• Exercise instructions: Return the entire listing, character for character.
Information provided Start Marker
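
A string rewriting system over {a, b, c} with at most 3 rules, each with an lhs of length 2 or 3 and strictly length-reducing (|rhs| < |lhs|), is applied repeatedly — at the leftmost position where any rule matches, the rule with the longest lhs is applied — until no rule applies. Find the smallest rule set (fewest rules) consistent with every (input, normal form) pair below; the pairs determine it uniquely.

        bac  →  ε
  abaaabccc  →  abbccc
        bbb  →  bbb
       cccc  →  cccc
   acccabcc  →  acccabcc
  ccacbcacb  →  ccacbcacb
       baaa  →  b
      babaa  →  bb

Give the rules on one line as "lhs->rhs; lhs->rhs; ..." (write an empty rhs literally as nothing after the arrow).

  | bac => ε
  | abaaabccc => abaabccc => ababccc => abbccc
  | bbb
  | cccc

ba->b; bac->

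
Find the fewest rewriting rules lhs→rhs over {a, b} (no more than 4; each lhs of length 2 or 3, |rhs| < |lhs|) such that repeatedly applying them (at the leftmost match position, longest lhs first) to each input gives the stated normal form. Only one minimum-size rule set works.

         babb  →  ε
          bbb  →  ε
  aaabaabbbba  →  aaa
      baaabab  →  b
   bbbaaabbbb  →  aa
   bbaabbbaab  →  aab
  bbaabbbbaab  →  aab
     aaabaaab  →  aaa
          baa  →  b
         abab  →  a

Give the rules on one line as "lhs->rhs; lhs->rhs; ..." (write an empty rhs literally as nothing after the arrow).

  | babb => bbb => bb => ε
  | bbb => bb => ε
  | aaabaabbbba => aaababbbba => aaabbbbba => aaabbbba => aaabbba => aaabba => aaa
  | baaabab => baabab => babab => bbab => b

ba->b; bb->; bba->; bbb->bb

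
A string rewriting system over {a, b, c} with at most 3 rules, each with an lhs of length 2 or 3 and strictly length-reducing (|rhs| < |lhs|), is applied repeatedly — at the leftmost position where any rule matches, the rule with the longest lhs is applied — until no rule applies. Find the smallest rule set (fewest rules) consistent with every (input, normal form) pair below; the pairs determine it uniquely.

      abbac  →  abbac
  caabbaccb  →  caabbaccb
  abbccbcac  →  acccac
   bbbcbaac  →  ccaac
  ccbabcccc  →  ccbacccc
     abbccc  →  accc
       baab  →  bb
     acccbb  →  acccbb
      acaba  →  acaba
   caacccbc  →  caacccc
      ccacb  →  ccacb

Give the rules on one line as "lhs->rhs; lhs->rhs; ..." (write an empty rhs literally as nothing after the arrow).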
Information provided End Marker
• Output:
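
A string rewriting system over {a, b, c} with at most 3 rules, each with an lhs of length 2 or 3 and strictly length-reducing (|rhs| < |lhs|), is applied repeatedly — at the leftmost position where any rule matches, the rule with the longest lhs is applied — until no rule applies. Find the smallest rule set (fewest rules) consistent with every (input, normal form) pair below; the pairs determine it uniquely.

        bac  →  ε
  abaaabccc  →  abbccc
        bbb  →  bbb
       cccc  →  cccc
   acccabcc  →  acccabcc
  ccacbcacb  →  ccacbcacb
       baaa  →  b
      babaa  →  bb

Give the rules on one line as "lhs->rhs; lhs->rhs; ..." (write an empty rhs literally as nothing after the arrow).

  | bac => ε
  | abaaabccc => abaabccc => ababccc => abbccc
  | bbb
  | cccc

ba->b; bac->

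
Find the fewest rewriting rules lhs→rhs over {a, b} (no more than 4; each lhs of length 2 or 3, |rhs| < |lhs|) such that repeatedly applying them (at the leftmost match position, longest lhs first) to each input gives the stated normal form. Only one minimum-size rule set works.

         babb  →  ε
          bbb  →  ε
  aaabaabbbba  →  aaa
      baaabab  →  b
   bbbaaabbbb  →  aa
   bbaabbbaab  →  aab
  bbaabbbbaab  →  aab
     aaabaaab  →  aaa
          baa  →  b
         abab  →  a

Give the rules on one line as "lhs->rhs; lhs->rhs; ..." (write an empty rhs literally as nothing after the arrow).

  | babb => bbb => bb => ε
  | bbb => bb => ε
  | aaabaabbbba => aaababbbba => aaabbbbba => aaabbbba => aaabbba => aaabba => aaa
  | baaabab => baabab => babab => bbab => b

ba->b; bb->; bba->; bbb->bb

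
A string rewriting system over {a, b, c} with at most 3 rules, each with an lhs of length 2 or 3 and strictly length-reducing (|rhs| < |lhs|), is applied repeatedly — at the leftmost position where any rule matches, the rule with the longest lhs is applied — until no rule applies. Find the smallest rule set (fewest rules) consistent with every (input, normal form) pair below; the pairs determine it uniquely.

      abbac  →  abbac
  caabbaccb  →  caabbaccb
  abbccbcac  →  acccac
   bbbcbaac  →  ccaac
  ccbabcccc  →  ccbacccc
     abbccc  →  accc
       baab  →  bb
     acccbb  →  acccbb
      acaba  →  acaba
   caacccbc  →  caacccc
      ccacb  →  ccacb

Give the rules on one line as "lhs->rhs; lhs->rhs; ..." (write an empty rhs literally as nothing after the arrow).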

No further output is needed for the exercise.